=== RECORDS FOR PROCESSING ===

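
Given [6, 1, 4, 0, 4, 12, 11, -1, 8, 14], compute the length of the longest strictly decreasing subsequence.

Let dp[i] be the longest decreasing subsequence ending at position i. Then dp = [1, 2, 2, 3, 2, 1, 2, 4, 3, 1].
The maximum is 4; one witness is 6, 1, 0, -1 at positions 1,2,4,8.

4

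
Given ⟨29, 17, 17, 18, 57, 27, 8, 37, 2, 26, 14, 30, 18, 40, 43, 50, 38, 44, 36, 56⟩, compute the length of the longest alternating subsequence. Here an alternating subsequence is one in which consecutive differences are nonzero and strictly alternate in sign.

Track the best alternating length ending on an up-step vs a down-step at each position: up/down = 1/1, 1/2, 1/2, 3/2, 3/1, 3/4, 1/4, 5/4, 1/6, 7/6, 7/8, 9/6, 9/10, 11/4, 11/4, 11/4, 11/12, 13/12, 11/14, 15/4.
The maximum over both is 15; one such subsequence is 29, 17, 57, 27, 37, 2, 26, 14, 30, 18, 40, 38, 44, 36, 56.

15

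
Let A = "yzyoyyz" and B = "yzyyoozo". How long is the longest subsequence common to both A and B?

5

A longest common subsequence is yzyoz (length 5); the LCS DP confirms no longer common subsequence exists.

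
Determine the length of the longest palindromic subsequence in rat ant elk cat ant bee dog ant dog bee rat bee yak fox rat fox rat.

Using dp[i][j] = 2 + dp[i+1][j−1] if the ends match, else max(dp[i+1][j], dp[i][j−1]):
dp[1][17] = 7. A witness is rat bee dog ant dog bee rat at positions 1,6,7,8,9,12,17.

7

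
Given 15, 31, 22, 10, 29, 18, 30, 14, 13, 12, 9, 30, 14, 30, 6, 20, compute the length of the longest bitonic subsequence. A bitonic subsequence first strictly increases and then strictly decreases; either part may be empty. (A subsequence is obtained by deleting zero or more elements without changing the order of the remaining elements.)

One longest bitonic subsequence is 15, 31, 29, 18, 14, 13, 12, 9, 6 (positions 1,2,5,6,8,9,10,11,15): it rises to 31 then falls. Length 9 is optimal.

9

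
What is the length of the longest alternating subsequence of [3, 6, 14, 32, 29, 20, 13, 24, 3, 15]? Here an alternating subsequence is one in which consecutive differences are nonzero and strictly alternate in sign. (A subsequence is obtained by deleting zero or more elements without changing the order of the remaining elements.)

Track the best alternating length ending on an up-step vs a down-step at each position: up/down = 1/1, 2/1, 2/1, 2/1, 2/3, 2/3, 2/3, 4/3, 1/5, 6/5.
The maximum over both is 6; one such subsequence is 3, 32, 20, 24, 3, 15.

6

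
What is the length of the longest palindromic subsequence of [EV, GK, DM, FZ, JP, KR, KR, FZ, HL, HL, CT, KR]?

One longest palindromic subsequence is KR HL HL KR (positions 6,9,10,12); it reads the same forward and backward, and the interval DP gives dp[1][12] = 4.

4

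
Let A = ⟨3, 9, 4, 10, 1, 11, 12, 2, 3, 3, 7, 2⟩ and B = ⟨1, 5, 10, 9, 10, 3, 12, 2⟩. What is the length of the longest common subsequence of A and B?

4

Backtracking the LCS table gives one alignment: 9 (A2,B4) → 10 (A4,B5) → 12 (A7,B7) → 2 (A12,B8).
So the longest common subsequence has length 4.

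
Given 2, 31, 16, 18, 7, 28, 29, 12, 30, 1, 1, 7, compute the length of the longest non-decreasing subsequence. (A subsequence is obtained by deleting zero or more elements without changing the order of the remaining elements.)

6

Let dp[i] be the longest non-decreasing subsequence ending at position i. Then dp = [1, 2, 2, 3, 2, 4, 5, 3, 6, 1, 2, 3].
The maximum is 6; one witness is 2, 16, 18, 28, 29, 30 at positions 1,3,4,6,7,9.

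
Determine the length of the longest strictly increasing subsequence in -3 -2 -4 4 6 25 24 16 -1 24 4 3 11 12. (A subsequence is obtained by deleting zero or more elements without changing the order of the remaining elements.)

6

One longest increasing subsequence is -3, -2, 4, 6, 16, 24 (positions 1,2,4,5,8,10), of length 6; no longer one exists.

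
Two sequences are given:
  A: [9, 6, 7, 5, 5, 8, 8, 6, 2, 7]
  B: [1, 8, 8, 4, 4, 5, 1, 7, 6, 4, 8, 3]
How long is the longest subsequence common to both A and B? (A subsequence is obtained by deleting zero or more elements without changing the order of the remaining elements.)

3

A longest common subsequence is 8, 8, 6 (length 3); the LCS DP confirms no longer common subsequence exists.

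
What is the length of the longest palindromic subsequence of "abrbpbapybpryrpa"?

One longest palindromic subsequence is arpbybpra (positions 1,3,5,6,9,10,11,14,16); it reads the same forward and backward, and the interval DP gives dp[1][16] = 9.

9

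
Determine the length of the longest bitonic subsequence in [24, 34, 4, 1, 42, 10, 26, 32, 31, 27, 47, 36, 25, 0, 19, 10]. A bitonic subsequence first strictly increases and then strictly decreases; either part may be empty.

One longest bitonic subsequence is 24, 34, 42, 32, 31, 27, 25, 19, 10 (positions 1,2,5,8,9,10,13,15,16): it rises to 42 then falls. Length 9 is optimal.

9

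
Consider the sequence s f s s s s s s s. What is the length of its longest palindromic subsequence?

One longest palindromic subsequence is ssssssss (positions 1,3,4,5,6,7,8,9); it reads the same forward and backward, and the interval DP gives dp[1][9] = 8.

8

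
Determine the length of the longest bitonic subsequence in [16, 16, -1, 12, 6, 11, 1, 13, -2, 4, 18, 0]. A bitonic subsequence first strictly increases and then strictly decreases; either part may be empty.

6

One longest bitonic subsequence is -1, 6, 11, 13, 4, 0 (positions 3,5,6,8,10,12): it rises to 13 then falls. Length 6 is optimal.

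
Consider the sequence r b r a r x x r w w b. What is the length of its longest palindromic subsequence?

Using dp[i][j] = 2 + dp[i+1][j−1] if the ends match, else max(dp[i+1][j], dp[i][j−1]):
dp[1][11] = 6. A witness is brxxrb at positions 2,5,6,7,8,11.

6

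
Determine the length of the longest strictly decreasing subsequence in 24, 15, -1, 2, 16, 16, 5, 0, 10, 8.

4

One longest decreasing subsequence is 24, 15, 2, 0 (positions 1,2,4,8), of length 4; no longer one exists.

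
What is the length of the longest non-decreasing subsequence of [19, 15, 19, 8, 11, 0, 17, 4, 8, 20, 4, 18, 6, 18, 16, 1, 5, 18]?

6

One longest non-decreasing subsequence is 8, 11, 17, 18, 18, 18 (positions 4,5,7,12,14,18), of length 6; no longer one exists.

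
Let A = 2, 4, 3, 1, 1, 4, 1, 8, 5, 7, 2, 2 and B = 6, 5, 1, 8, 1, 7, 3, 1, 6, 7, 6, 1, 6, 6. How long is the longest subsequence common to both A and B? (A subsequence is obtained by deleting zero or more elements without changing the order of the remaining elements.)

Backtracking the LCS table gives one alignment: 1 (A4,B3) → 1 (A5,B5) → 1 (A7,B8) → 7 (A10,B10).
So the longest common subsequence has length 4.

4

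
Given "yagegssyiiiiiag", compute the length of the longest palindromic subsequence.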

===

For this exercise, the records above must be returned exactly.

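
Given [6, 1, 4, 0, 4, 12, 11, -1, 8, 14], compute the length of the longest strictly decreasing subsequence.

Let dp[i] be the longest decreasing subsequence ending at position i. Then dp = [1, 2, 2, 3, 2, 1, 2, 4, 3, 1].
The maximum is 4; one witness is 6, 1, 0, -1 at positions 1,2,4,8.

4

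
Given ⟨29, 17, 17, 18, 57, 27, 8, 37, 2, 26, 14, 30, 18, 40, 43, 50, 38, 44, 36, 56⟩, compute the length of the longest alternating subsequence. Here an alternating subsequence is one in which consecutive differences are nonzero and strictly alternate in sign.

Track the best alternating length ending on an up-step vs a down-step at each position: up/down = 1/1, 1/2, 1/2, 3/2, 3/1, 3/4, 1/4, 5/4, 1/6, 7/6, 7/8, 9/6, 9/10, 11/4, 11/4, 11/4, 11/12, 13/12, 11/14, 15/4.
The maximum over both is 15; one such subsequence is 29, 17, 57, 27, 37, 2, 26, 14, 30, 18, 40, 38, 44, 36, 56.

15

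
Let A = "yzyoyyz" and B = "yzyyoozo". How long is the longest subsequence common to both A and B?

5

A longest common subsequence is yzyoz (length 5); the LCS DP confirms no longer common subsequence exists.

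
Determine the length of the longest palindromic subsequence in rat ant elk cat ant bee dog ant dog bee rat bee yak fox rat fox rat.

Using dp[i][j] = 2 + dp[i+1][j−1] if the ends match, else max(dp[i+1][j], dp[i][j−1]):
dp[1][17] = 7. A witness is rat bee dog ant dog bee rat at positions 1,6,7,8,9,12,17.

7

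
Given 15, 31, 22, 10, 29, 18, 30, 14, 13, 12, 9, 30, 14, 30, 6, 20, compute the length of the longest bitonic subsequence. A bitonic subsequence first strictly increases and then strictly decreases; either part may be empty. (A subsequence is obtained by deleting zero or more elements without changing the order of the remaining elements.)

One longest bitonic subsequence is 15, 31, 29, 18, 14, 13, 12, 9, 6 (positions 1,2,5,6,8,9,10,11,15): it rises to 31 then falls. Length 9 is optimal.

9

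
What is the length of the longest alternating subsequence of [3, 6, 14, 32, 29, 20, 13, 24, 3, 15]? Here an alternating subsequence is one in which consecutive differences are nonzero and strictly alternate in sign. (A subsequence is obtained by deleting zero or more elements without changing the order of the remaining elements.)

Track the best alternating length ending on an up-step vs a down-step at each position: up/down = 1/1, 2/1, 2/1, 2/1, 2/3, 2/3, 2/3, 4/3, 1/5, 6/5.
The maximum over both is 6; one such subsequence is 3, 32, 20, 24, 3, 15.

6

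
What is the length of the longest palindromic subsequence of [EV, GK, DM, FZ, JP, KR, KR, FZ, HL, HL, CT, KR]?

One longest palindromic subsequence is KR HL HL KR (positions 6,9,10,12); it reads the same forward and backward, and the interval DP gives dp[1][12] = 4.

4

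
Let A = ⟨3, 9, 4, 10, 1, 11, 12, 2, 3, 3, 7, 2⟩ and B = ⟨1, 5, 10, 9, 10, 3, 12, 2⟩. What is the length of the longest common subsequence of A and B?

4

Backtracking the LCS table gives one alignment: 9 (A2,B4) → 10 (A4,B5) → 12 (A7,B7) → 2 (A12,B8).
So the longest common subsequence has length 4.

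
Given 2, 31, 16, 18, 7, 28, 29, 12, 30, 1, 1, 7, compute the length of the longest non-decreasing subsequence. (A subsequence is obtained by deleting zero or more elements without changing the order of the remaining elements.)

6

Let dp[i] be the longest non-decreasing subsequence ending at position i. Then dp = [1, 2, 2, 3, 2, 4, 5, 3, 6, 1, 2, 3].
The maximum is 6; one witness is 2, 16, 18, 28, 29, 30 at positions 1,3,4,6,7,9.

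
Determine the length of the longest strictly increasing subsequence in -3 -2 -4 4 6 25 24 16 -1 24 4 3 11 12. (A subsequence is obtained by deleting zero or more elements without changing the order of the remaining elements.)

6

One longest increasing subsequence is -3, -2, 4, 6, 16, 24 (positions 1,2,4,5,8,10), of length 6; no longer one exists.

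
Two sequences are given:
  A: [9, 6, 7, 5, 5, 8, 8, 6, 2, 7]
  B: [1, 8, 8, 4, 4, 5, 1, 7, 6, 4, 8, 3]
How long is the longest subsequence common to both A and B? (A subsequence is obtained by deleting zero or more elements without changing the order of the remaining elements.)

3

A longest common subsequence is 8, 8, 6 (length 3); the LCS DP confirms no longer common subsequence exists.

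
What is the length of the longest palindromic subsequence of "abrbpbapybpryrpa"?

One longest palindromic subsequence is arpbybpra (positions 1,3,5,6,9,10,11,14,16); it reads the same forward and backward, and the interval DP gives dp[1][16] = 9.

9

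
Determine the length of the longest bitonic subsequence in [24, 34, 4, 1, 42, 10, 26, 32, 31, 27, 47, 36, 25, 0, 19, 10]. A bitonic subsequence first strictly increases and then strictly decreases; either part may be empty.

One longest bitonic subsequence is 24, 34, 42, 32, 31, 27, 25, 19, 10 (positions 1,2,5,8,9,10,13,15,16): it rises to 42 then falls. Length 9 is optimal.

9

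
Consider the sequence s f s s s s s s s. What is the length of its longest palindromic subsequence?

One longest palindromic subsequence is ssssssss (positions 1,3,4,5,6,7,8,9); it reads the same forward and backward, and the interval DP gives dp[1][9] = 8.

8

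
Determine the length of the longest bitonic subsequence in [16, 16, -1, 12, 6, 11, 1, 13, -2, 4, 18, 0]. A bitonic subsequence first strictly increases and then strictly decreases; either part may be empty.

6

One longest bitonic subsequence is -1, 6, 11, 13, 4, 0 (positions 3,5,6,8,10,12): it rises to 13 then falls. Length 6 is optimal.

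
Consider the sequence r b r a r x x r w w b. What is the length of its longest palindromic subsequence?

Using dp[i][j] = 2 + dp[i+1][j−1] if the ends match, else max(dp[i+1][j], dp[i][j−1]):
dp[1][11] = 6. A witness is brxxrb at positions 2,5,6,7,8,11.

6

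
Determine the length of the longest strictly decreasing subsequence in 24, 15, -1, 2, 16, 16, 5, 0, 10, 8.

4

One longest decreasing subsequence is 24, 15, 2, 0 (positions 1,2,4,8), of length 4; no longer one exists.

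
What is the length of the longest non-decreasing subsequence of [19, 15, 19, 8, 11, 0, 17, 4, 8, 20, 4, 18, 6, 18, 16, 1, 5, 18]?

6

One longest non-decreasing subsequence is 8, 11, 17, 18, 18, 18 (positions 4,5,7,12,14,18), of length 6; no longer one exists.

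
Let A = 2, 4, 3, 1, 1, 4, 1, 8, 5, 7, 2, 2 and B = 6, 5, 1, 8, 1, 7, 3, 1, 6, 7, 6, 1, 6, 6. How long is the longest subsequence common to both A and B? (A subsequence is obtained by deleting zero or more elements without changing the order of the remaining elements.)

Backtracking the LCS table gives one alignment: 1 (A4,B3) → 1 (A5,B5) → 1 (A7,B8) → 7 (A10,B10).
So the longest common subsequence has length 4.

4

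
Given "yagegssyiiiiiag", compute the length of the longest palindromic subsequence.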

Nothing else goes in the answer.